> PROBLEM TO SOLVE
Please count the lines below that contain the word "resulting", and reply with that number alone.
══════════════════════════════
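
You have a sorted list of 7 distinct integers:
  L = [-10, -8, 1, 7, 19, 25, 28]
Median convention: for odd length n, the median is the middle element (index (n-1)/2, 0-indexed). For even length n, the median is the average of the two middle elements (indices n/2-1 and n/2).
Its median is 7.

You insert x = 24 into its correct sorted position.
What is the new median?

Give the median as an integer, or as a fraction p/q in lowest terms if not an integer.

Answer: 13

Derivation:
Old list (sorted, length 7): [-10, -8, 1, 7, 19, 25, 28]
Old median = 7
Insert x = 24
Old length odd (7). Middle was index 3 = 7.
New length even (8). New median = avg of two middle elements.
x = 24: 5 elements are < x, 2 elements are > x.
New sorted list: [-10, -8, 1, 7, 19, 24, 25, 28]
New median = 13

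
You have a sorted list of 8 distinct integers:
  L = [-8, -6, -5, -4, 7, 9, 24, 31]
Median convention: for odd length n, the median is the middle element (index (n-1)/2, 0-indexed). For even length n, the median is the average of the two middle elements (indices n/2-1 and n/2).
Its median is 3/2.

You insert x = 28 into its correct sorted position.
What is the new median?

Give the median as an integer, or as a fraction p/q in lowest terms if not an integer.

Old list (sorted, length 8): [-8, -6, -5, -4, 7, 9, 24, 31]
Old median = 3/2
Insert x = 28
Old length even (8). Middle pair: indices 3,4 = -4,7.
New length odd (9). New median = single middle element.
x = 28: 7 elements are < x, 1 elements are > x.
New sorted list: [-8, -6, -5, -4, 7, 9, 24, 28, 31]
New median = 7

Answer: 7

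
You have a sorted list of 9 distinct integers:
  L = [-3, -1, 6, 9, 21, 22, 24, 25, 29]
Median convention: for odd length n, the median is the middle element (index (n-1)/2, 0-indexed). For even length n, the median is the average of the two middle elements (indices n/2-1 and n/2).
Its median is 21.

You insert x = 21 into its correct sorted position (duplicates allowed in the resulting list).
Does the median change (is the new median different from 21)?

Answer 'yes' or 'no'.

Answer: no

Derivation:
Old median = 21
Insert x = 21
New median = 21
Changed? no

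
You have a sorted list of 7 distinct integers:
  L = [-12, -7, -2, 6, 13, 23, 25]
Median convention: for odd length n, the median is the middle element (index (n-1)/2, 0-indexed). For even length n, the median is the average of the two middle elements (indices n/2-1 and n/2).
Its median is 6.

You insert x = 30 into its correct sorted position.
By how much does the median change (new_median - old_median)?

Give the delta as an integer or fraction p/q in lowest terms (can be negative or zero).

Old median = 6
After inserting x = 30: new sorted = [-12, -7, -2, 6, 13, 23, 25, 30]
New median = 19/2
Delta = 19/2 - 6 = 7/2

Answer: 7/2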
══════════════════════════════
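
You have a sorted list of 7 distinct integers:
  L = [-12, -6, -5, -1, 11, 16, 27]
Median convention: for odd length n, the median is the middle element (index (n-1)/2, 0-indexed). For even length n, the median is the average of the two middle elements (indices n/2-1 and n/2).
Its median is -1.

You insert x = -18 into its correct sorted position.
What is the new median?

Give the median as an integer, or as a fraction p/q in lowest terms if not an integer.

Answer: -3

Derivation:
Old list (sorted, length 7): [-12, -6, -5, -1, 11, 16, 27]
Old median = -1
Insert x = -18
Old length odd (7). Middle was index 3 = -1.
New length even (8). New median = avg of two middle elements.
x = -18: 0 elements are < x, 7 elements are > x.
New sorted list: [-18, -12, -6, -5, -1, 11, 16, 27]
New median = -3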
══════════════════════════════
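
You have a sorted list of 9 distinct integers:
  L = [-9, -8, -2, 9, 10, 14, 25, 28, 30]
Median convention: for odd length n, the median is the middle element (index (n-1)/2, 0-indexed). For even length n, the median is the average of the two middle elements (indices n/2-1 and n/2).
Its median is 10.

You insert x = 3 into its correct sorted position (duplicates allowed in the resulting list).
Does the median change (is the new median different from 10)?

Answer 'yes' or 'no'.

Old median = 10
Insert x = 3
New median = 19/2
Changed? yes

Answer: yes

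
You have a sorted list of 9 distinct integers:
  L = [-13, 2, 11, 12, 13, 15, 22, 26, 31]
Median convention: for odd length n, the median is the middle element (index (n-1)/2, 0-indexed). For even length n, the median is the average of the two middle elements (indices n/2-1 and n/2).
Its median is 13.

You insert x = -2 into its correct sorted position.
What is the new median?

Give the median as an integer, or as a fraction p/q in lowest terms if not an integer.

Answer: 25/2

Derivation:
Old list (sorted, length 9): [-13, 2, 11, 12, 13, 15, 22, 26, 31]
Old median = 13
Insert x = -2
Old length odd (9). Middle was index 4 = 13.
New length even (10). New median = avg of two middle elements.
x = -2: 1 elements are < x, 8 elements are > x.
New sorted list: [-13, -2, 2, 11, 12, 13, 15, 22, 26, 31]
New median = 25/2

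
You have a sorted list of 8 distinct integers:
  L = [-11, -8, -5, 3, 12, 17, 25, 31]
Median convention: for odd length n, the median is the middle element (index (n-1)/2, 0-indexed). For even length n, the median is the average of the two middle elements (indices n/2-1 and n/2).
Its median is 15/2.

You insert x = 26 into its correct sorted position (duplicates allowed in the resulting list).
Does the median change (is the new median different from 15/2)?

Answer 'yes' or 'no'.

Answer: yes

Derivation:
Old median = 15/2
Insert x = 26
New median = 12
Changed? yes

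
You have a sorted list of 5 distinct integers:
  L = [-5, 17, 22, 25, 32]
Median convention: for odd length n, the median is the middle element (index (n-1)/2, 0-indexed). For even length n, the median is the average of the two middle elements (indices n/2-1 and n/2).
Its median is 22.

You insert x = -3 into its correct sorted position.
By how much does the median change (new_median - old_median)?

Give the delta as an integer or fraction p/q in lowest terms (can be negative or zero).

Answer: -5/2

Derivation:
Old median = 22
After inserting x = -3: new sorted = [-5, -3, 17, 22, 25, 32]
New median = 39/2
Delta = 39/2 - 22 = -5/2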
══════════════════════════════
> EXERCISE SOLUTION
3